=== Section Start ===

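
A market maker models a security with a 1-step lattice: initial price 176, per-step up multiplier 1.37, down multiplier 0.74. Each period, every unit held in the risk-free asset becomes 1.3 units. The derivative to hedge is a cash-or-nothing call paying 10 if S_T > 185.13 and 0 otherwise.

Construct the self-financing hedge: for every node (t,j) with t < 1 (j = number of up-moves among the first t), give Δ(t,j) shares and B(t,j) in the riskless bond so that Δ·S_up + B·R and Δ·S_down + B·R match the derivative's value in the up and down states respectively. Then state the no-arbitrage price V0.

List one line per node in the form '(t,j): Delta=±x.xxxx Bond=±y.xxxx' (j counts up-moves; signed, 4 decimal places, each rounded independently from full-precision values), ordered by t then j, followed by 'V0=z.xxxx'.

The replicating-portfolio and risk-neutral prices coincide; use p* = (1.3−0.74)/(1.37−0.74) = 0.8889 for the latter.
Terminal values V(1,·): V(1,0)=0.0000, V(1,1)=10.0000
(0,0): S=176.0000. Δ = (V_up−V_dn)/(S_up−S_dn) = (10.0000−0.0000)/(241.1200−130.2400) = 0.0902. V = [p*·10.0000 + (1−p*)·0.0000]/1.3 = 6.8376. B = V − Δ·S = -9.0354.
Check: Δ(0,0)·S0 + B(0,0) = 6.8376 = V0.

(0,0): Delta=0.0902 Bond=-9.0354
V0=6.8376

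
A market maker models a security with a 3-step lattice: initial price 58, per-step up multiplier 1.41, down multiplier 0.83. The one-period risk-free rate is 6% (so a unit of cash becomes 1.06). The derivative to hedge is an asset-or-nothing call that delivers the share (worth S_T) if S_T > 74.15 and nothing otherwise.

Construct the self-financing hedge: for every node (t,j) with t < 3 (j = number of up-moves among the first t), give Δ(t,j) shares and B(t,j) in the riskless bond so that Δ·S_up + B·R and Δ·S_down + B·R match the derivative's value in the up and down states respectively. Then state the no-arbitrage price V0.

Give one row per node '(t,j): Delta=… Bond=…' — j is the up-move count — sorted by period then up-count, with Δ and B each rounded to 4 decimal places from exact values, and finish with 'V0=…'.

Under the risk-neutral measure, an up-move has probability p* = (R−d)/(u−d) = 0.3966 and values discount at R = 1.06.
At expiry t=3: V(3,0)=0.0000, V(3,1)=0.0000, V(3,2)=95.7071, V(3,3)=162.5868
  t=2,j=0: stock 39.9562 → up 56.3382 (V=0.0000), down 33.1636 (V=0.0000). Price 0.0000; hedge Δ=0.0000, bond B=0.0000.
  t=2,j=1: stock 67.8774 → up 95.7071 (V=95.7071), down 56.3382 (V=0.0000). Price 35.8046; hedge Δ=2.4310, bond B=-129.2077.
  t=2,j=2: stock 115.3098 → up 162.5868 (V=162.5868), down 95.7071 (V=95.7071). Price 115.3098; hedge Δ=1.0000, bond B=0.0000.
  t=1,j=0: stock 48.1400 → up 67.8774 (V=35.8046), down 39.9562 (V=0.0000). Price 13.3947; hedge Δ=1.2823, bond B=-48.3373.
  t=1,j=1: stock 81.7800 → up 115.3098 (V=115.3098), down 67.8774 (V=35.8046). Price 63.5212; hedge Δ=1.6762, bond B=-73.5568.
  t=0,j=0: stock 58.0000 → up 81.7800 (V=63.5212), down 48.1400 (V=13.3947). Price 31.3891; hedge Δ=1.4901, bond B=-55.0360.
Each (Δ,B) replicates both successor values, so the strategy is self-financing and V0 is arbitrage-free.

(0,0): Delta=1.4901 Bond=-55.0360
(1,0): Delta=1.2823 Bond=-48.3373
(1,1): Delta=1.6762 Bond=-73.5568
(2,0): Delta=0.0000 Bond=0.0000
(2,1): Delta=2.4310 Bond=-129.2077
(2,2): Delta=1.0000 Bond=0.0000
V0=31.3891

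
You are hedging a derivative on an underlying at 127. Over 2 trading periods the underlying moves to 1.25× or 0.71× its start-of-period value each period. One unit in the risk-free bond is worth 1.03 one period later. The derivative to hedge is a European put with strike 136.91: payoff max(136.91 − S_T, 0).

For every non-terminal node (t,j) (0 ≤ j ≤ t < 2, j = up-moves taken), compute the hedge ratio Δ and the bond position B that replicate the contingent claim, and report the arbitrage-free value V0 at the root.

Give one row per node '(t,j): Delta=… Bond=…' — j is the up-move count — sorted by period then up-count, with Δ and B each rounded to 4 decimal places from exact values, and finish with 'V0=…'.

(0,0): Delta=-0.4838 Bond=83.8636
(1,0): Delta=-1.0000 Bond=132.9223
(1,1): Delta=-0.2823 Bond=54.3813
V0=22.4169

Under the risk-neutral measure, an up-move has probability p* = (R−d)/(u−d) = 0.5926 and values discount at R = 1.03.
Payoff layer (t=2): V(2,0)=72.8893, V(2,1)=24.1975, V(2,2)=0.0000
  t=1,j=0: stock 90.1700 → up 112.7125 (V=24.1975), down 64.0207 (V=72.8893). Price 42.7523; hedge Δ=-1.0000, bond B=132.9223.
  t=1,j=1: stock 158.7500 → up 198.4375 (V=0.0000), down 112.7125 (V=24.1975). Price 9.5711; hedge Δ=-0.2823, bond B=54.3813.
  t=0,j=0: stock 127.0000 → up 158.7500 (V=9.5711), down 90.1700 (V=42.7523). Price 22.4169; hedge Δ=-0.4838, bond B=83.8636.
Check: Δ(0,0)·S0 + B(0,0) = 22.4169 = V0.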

=== Section End ===

§ **WHAT THE TASK REQUIRES**
Your reply should consist of all the records, restated exactly.

§ **RESULT OF THIS TASK**
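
A market maker models a security with a 1-step lattice: initial price 176, per-step up multiplier 1.37, down multiplier 0.74. Each period, every unit held in the risk-free asset becomes 1.3 units. The derivative to hedge is a cash-or-nothing call paying 10 if S_T > 185.13 and 0 otherwise.

Construct the self-financing hedge: for every node (t,j) with t < 1 (j = number of up-moves among the first t), give Δ(t,j) shares and B(t,j) in the riskless bond so that Δ·S_up + B·R and Δ·S_down + B·R match the derivative's value in the up and down states respectively. Then state the no-arbitrage price V0.

List one line per node in the form '(t,j): Delta=±x.xxxx Bond=±y.xxxx' (j counts up-moves; signed, 4 decimal places, each rounded independently from full-precision values), ordered by t then j, followed by 'V0=z.xxxx'.

The replicating-portfolio and risk-neutral prices coincide; use p* = (1.3−0.74)/(1.37−0.74) = 0.8889 for the latter.
Terminal values V(1,·): V(1,0)=0.0000, V(1,1)=10.0000
(0,0): S=176.0000. Δ = (V_up−V_dn)/(S_up−S_dn) = (10.0000−0.0000)/(241.1200−130.2400) = 0.0902. V = [p*·10.0000 + (1−p*)·0.0000]/1.3 = 6.8376. B = V − Δ·S = -9.0354.
Check: Δ(0,0)·S0 + B(0,0) = 6.8376 = V0.

(0,0): Delta=0.0902 Bond=-9.0354
V0=6.8376

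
A market maker models a security with a 3-step lattice: initial price 58, per-step up multiplier 1.41, down multiplier 0.83. The one-period risk-free rate is 6% (so a unit of cash becomes 1.06). The derivative to hedge is an asset-or-nothing call that delivers the share (worth S_T) if S_T > 74.15 and nothing otherwise.

Construct the self-financing hedge: for every node (t,j) with t < 3 (j = number of up-moves among the first t), give Δ(t,j) shares and B(t,j) in the riskless bond so that Δ·S_up + B·R and Δ·S_down + B·R match the derivative's value in the up and down states respectively. Then state the no-arbitrage price V0.

Give one row per node '(t,j): Delta=… Bond=…' — j is the up-move count — sorted by period then up-count, with Δ and B each rounded to 4 decimal places from exact values, and finish with 'V0=…'.

Under the risk-neutral measure, an up-move has probability p* = (R−d)/(u−d) = 0.3966 and values discount at R = 1.06.
At expiry t=3: V(3,0)=0.0000, V(3,1)=0.0000, V(3,2)=95.7071, V(3,3)=162.5868
  t=2,j=0: stock 39.9562 → up 56.3382 (V=0.0000), down 33.1636 (V=0.0000). Price 0.0000; hedge Δ=0.0000, bond B=0.0000.
  t=2,j=1: stock 67.8774 → up 95.7071 (V=95.7071), down 56.3382 (V=0.0000). Price 35.8046; hedge Δ=2.4310, bond B=-129.2077.
  t=2,j=2: stock 115.3098 → up 162.5868 (V=162.5868), down 95.7071 (V=95.7071). Price 115.3098; hedge Δ=1.0000, bond B=0.0000.
  t=1,j=0: stock 48.1400 → up 67.8774 (V=35.8046), down 39.9562 (V=0.0000). Price 13.3947; hedge Δ=1.2823, bond B=-48.3373.
  t=1,j=1: stock 81.7800 → up 115.3098 (V=115.3098), down 67.8774 (V=35.8046). Price 63.5212; hedge Δ=1.6762, bond B=-73.5568.
  t=0,j=0: stock 58.0000 → up 81.7800 (V=63.5212), down 48.1400 (V=13.3947). Price 31.3891; hedge Δ=1.4901, bond B=-55.0360.
Each (Δ,B) replicates both successor values, so the strategy is self-financing and V0 is arbitrage-free.

(0,0): Delta=1.4901 Bond=-55.0360
(1,0): Delta=1.2823 Bond=-48.3373
(1,1): Delta=1.6762 Bond=-73.5568
(2,0): Delta=0.0000 Bond=0.0000
(2,1): Delta=2.4310 Bond=-129.2077
(2,2): Delta=1.0000 Bond=0.0000
V0=31.3891

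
You are hedging a derivative on an underlying at 127. Over 2 trading periods the underlying moves to 1.25× or 0.71× its start-of-period value each period. One unit in the risk-free bond is worth 1.03 one period later. The derivative to hedge is a European put with strike 136.91: payoff max(136.91 − S_T, 0).

For every non-terminal node (t,j) (0 ≤ j ≤ t < 2, j = up-moves taken), compute the hedge ratio Δ and the bond position B that replicate the contingent claim, and report the arbitrage-free value V0 at the root.

Give one row per node '(t,j): Delta=… Bond=…' — j is the up-move count — sorted by period then up-count, with Δ and B each rounded to 4 decimal places from exact values, and finish with 'V0=…'.

(0,0): Delta=-0.4838 Bond=83.8636
(1,0): Delta=-1.0000 Bond=132.9223
(1,1): Delta=-0.2823 Bond=54.3813
V0=22.4169

Under the risk-neutral measure, an up-move has probability p* = (R−d)/(u−d) = 0.5926 and values discount at R = 1.03.
Payoff layer (t=2): V(2,0)=72.8893, V(2,1)=24.1975, V(2,2)=0.0000
  t=1,j=0: stock 90.1700 → up 112.7125 (V=24.1975), down 64.0207 (V=72.8893). Price 42.7523; hedge Δ=-1.0000, bond B=132.9223.
  t=1,j=1: stock 158.7500 → up 198.4375 (V=0.0000), down 112.7125 (V=24.1975). Price 9.5711; hedge Δ=-0.2823, bond B=54.3813.
  t=0,j=0: stock 127.0000 → up 158.7500 (V=9.5711), down 90.1700 (V=42.7523). Price 22.4169; hedge Δ=-0.4838, bond B=83.8636.
Check: Δ(0,0)·S0 + B(0,0) = 22.4169 = V0.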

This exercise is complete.